Stored items from a collection
Start of Block

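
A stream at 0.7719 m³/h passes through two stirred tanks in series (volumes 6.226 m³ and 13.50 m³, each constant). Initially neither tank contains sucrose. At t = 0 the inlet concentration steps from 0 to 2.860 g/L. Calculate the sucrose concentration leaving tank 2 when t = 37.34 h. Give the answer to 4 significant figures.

Species balance on tank i: dCᵢ/dt = (Cᵢ₋₁ − Cᵢ)/τᵢ with τᵢ = Vᵢ/Q.
τ₁ = 6.226/0.7719 = 8.06581 h; τ₂ = 13.50/0.7719 = 17.4893 h.
Solving the cascade with C₁(0)=C₂(0)=0 gives C₂(t) = C_in[1 − (τ₁ e^(−t/τ₁) − τ₂ e^(−t/τ₂))/(τ₁ − τ₂)].
At t = 37.34: e^(−t/τ₁) = 0.00976045, e^(−t/τ₂) = 0.118242.
C₂ = 2.860·[1 − (8.06581·0.00976045 − 17.4893·0.118242)/(-9.42350)] = 2.860·0.788905 = 2.25627 g/L.

2.256 g/L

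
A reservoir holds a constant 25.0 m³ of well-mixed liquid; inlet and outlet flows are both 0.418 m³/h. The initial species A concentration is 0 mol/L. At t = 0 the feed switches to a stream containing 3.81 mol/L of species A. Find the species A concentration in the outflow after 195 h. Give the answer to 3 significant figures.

3.66 mol/L

Species balance on the tank: V dC/dt = Q(C_in − C).
Rewrite as dC/dt + C/τ = C_in/τ, τ = V/Q = 59.809 h.
C approaches C_in exponentially: C(t) = C_in + (C₀ − C_in) e^(−t/τ).
C(195) = 3.81 + (0 − 3.81)·e^(−195/59.809) = 3.81 + (-3.8100)·0.038373 = 3.6638 mol/L.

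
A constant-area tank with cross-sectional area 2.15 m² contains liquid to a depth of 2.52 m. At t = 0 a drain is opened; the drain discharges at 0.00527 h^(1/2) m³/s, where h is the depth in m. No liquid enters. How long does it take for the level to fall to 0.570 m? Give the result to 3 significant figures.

With no inflow, A dh/dt = −0.00527 √h.
∫ h^(−1/2) dh = −(0.00527/A) ∫ dt, giving 2√h = 2√h₀ − (0.00527/A) t.
t = 2A(√h₀ − √h)/0.00527 = 2·2.15·(√2.52 − √0.570)/0.00527
  = 4.3000 × (1.5875 − 0.75498) / 0.00527 = 679.24 s.

679 s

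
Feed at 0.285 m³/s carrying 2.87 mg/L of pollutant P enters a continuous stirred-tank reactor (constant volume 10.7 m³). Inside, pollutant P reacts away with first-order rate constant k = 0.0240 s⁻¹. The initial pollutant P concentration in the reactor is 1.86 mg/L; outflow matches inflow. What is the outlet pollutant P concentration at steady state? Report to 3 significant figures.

Accumulation = in − out − consumed: V dC/dt = Q C_in − Q C − k V C.
At steady state: 0 = Q C_in − (Q + kV) C_ss, so C_ss = Q C_in/(Q + kV).
C_ss = 0.285·2.87/(0.285 + 0.0240·10.7) = 0.81795/0.54180 = 1.5097 mg/L.

1.51 mg/L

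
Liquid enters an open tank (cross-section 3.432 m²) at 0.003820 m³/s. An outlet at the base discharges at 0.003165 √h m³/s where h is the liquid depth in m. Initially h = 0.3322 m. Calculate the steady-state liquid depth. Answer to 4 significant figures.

A dh/dt = Q_in − 0.003165 √h. Steady state requires inflow = outflow:
Q_in = 0.003165 √h_ss ⇒ √h_ss = 0.003820/0.003165 = 1.20695.
h_ss = 1.20695² = 1.45673 m. (Since h₀ = 0.3322 m < h_ss, the level will rise toward this value.)

1.457 m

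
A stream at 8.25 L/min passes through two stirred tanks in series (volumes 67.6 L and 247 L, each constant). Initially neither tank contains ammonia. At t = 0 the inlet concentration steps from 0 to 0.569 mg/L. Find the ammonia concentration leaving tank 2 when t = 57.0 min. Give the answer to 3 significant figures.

Species balance on tank i: dCᵢ/dt = (Cᵢ₋₁ − Cᵢ)/τᵢ with τᵢ = Vᵢ/Q.
τ₁ = 67.6/8.25 = 8.1939 min; τ₂ = 247/8.25 = 29.939 min.
Tank 1: C₁ = C_in(1 − e^(−t/τ₁)). Tank 2 (τ₁ ≠ τ₂): C₂ = C_in[1 − (τ₁ e^(−t/τ₁) − τ₂ e^(−t/τ₂))/(τ₁ − τ₂)].
At t = 57.0: e^(−t/τ₁) = 0.00095256, e^(−t/τ₂) = 0.14899.
C₂ = 0.569·[1 − (8.1939·0.00095256 − 29.939·0.14899)/(-21.745)] = 0.569·0.79522 = 0.45248 mg/L.

0.452 mg/L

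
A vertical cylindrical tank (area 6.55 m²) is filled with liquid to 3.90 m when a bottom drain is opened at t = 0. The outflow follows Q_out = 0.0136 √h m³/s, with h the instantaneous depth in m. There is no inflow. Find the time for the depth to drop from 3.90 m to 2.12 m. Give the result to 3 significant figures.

A dh/dt = −Q_out = −0.0136 √h.
∫ h^(−1/2) dh = −(0.0136/A) ∫ dt, giving 2√h = 2√h₀ − (0.0136/A) t.
t = 2A(√h₀ − √h)/0.0136 = 2·6.55·(√3.90 − √2.12)/0.0136
  = 13.100 × (1.9748 − 1.4560) / 0.0136 = 499.75 s.

500 s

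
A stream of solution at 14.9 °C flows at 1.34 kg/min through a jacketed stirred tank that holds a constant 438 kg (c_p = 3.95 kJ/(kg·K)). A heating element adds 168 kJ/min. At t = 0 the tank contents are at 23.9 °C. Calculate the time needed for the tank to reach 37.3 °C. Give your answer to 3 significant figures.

First-law balance (no shaft work): M c_p dT/dt = ṁ c_p (T_in − T) + 168.
τ = M/ṁ = 326.87 min; T_ss = T_in + Q̇/(ṁ c_p) = 46.640 °C.
T(t) = T_ss + (T₀ − T_ss) e^(−t/τ). Set T = 37.3:
e^(−t/τ) = (37.3 − 46.640)/(23.9 − 46.640) = 0.41073
t = −326.87 · ln(0.41073) = 290.85 min.

291 min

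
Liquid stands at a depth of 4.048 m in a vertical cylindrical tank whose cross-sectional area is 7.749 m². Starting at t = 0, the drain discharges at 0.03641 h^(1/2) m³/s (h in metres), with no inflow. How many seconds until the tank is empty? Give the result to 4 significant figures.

856.4 s

Volume balance on the tank: A dh/dt = −0.03641 √h.
Separate and integrate: 2(√h − √h₀) = −(0.03641/A) t.
Set h = 0: 2√h₀ = (0.03641/A) t_empty ⇒ t_empty = 2A√h₀/0.03641.
t_empty = 2·7.749·√4.048/0.03641 = 15.4980·2.01196/0.03641 = 856.397 s.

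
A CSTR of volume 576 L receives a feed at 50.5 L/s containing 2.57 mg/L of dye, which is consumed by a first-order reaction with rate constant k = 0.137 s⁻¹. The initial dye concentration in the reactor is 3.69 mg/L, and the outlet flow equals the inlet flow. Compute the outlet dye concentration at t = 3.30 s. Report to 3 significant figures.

2.28 mg/L

V dC/dt = Q(C_in − C) − k V C.
dC/dt = (Q/V) C_in − (Q/V + k) C; effective rate a = Q/V + k = 0.087674 + 0.137 = 0.22467 s⁻¹.
C_ss = Q C_in/(Q + kV) = 1.0029 mg/L; C(t) = C_ss + (C₀ − C_ss) e^(−a t).
C(3.30) = 1.0029 + (2.6871)·e^(−0.22467·3.30) = 1.0029 + (2.6871)·0.47644 = 2.2831 mg/L.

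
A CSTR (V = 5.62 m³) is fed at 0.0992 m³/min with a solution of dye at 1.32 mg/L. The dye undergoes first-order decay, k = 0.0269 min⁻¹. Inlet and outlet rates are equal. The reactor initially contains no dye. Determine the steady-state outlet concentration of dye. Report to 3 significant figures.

V dC/dt = Q(C_in − C) − k V C.
Steady state (dC/dt = 0): C_ss = Q C_in/(Q + kV) = C_in/(1 + kV/Q).
C_ss = 0.0992·1.32/(0.0992 + 0.0269·5.62) = 0.13094/0.25038 = 0.52299 mg/L.

0.523 mg/L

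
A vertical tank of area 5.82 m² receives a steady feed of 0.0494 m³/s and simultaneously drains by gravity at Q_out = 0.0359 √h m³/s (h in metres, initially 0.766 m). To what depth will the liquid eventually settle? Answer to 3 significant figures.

1.89 m

Accumulation of liquid (constant cross-section A): A dh/dt = Q_in − 0.0359 √h. At steady state dh/dt = 0:
Q_in = 0.0359 √h_ss ⇒ √h_ss = 0.0494/0.0359 = 1.3760.
h_ss = 1.3760² = 1.8935 m. (Since h₀ = 0.766 m < h_ss, the level will rise toward this value.)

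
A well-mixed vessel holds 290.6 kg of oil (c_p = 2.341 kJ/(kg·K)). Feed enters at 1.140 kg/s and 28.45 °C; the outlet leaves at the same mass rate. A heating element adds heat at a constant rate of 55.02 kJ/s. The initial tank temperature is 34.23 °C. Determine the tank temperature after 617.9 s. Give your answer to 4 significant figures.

M c_p dT/dt = ṁ c_p (T_in − T) + Q̇.
τ = M/ṁ = 254.912 s; T_ss = T_in + Q̇/(ṁ c_p) = 28.45 + 55.02/(1.140·2.341) = 49.0665 °C.
Solution: T(t) = T_ss + (T₀ − T_ss) e^(−t/τ).
T(617.9) = 49.0665 + (-14.8365)·e^(−617.9/254.912) = 49.0665 + (-14.8365)·0.0885692 = 47.7524 °C.

47.75 °C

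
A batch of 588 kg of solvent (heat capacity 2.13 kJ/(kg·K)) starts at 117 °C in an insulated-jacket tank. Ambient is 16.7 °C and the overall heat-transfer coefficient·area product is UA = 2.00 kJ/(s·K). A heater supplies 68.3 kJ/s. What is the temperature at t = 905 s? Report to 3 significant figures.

M c_p dT/dt = −UA(T − T_amb) + Q̇.
dT/dt = (T_ss − T)/τ with T_ss = T_amb + Q̇/UA = 16.7 + 68.3/2.00 = 50.850 °C, τ = M c_p/UA = 588·2.13/2.00 = 626.22 s.
This is linear first-order; T(t) = T_ss + (T₀ − T_ss) e^(−t/τ).
T(905) = 50.850 + (66.150)·0.23570 = 66.442 °C.

66.4 °C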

End of Block

Activity>
The lines to set down, exactly and with both ends included, run from the one containing "A vertical tank" to the last line of the data above.

Expected output>
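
A vertical tank of area 5.82 m² receives a steady feed of 0.0494 m³/s and simultaneously drains by gravity at Q_out = 0.0359 √h m³/s (h in metres, initially 0.766 m). To what depth will the liquid eventually settle? Answer to 3 significant figures.

1.89 m

Accumulation of liquid (constant cross-section A): A dh/dt = Q_in − 0.0359 √h. At steady state dh/dt = 0:
Q_in = 0.0359 √h_ss ⇒ √h_ss = 0.0494/0.0359 = 1.3760.
h_ss = 1.3760² = 1.8935 m. (Since h₀ = 0.766 m < h_ss, the level will rise toward this value.)

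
A well-mixed vessel holds 290.6 kg of oil (c_p = 2.341 kJ/(kg·K)). Feed enters at 1.140 kg/s and 28.45 °C; the outlet leaves at the same mass rate. A heating element adds heat at a constant rate of 55.02 kJ/s. The initial tank temperature is 34.23 °C. Determine the tank temperature after 617.9 s. Give your answer to 4 significant figures.

M c_p dT/dt = ṁ c_p (T_in − T) + Q̇.
τ = M/ṁ = 254.912 s; T_ss = T_in + Q̇/(ṁ c_p) = 28.45 + 55.02/(1.140·2.341) = 49.0665 °C.
Solution: T(t) = T_ss + (T₀ − T_ss) e^(−t/τ).
T(617.9) = 49.0665 + (-14.8365)·e^(−617.9/254.912) = 49.0665 + (-14.8365)·0.0885692 = 47.7524 °C.

47.75 °C

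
A batch of 588 kg of solvent (heat capacity 2.13 kJ/(kg·K)) starts at 117 °C in an insulated-jacket tank. Ambient is 16.7 °C and the overall heat-transfer coefficient·area product is UA = 2.00 kJ/(s·K). A heater supplies 68.3 kJ/s. What is the temperature at t = 905 s? Report to 3 significant figures.

M c_p dT/dt = −UA(T − T_amb) + Q̇.
dT/dt = (T_ss − T)/τ with T_ss = T_amb + Q̇/UA = 16.7 + 68.3/2.00 = 50.850 °C, τ = M c_p/UA = 588·2.13/2.00 = 626.22 s.
This is linear first-order; T(t) = T_ss + (T₀ − T_ss) e^(−t/τ).
T(905) = 50.850 + (66.150)·0.23570 = 66.442 °C.

66.4 °C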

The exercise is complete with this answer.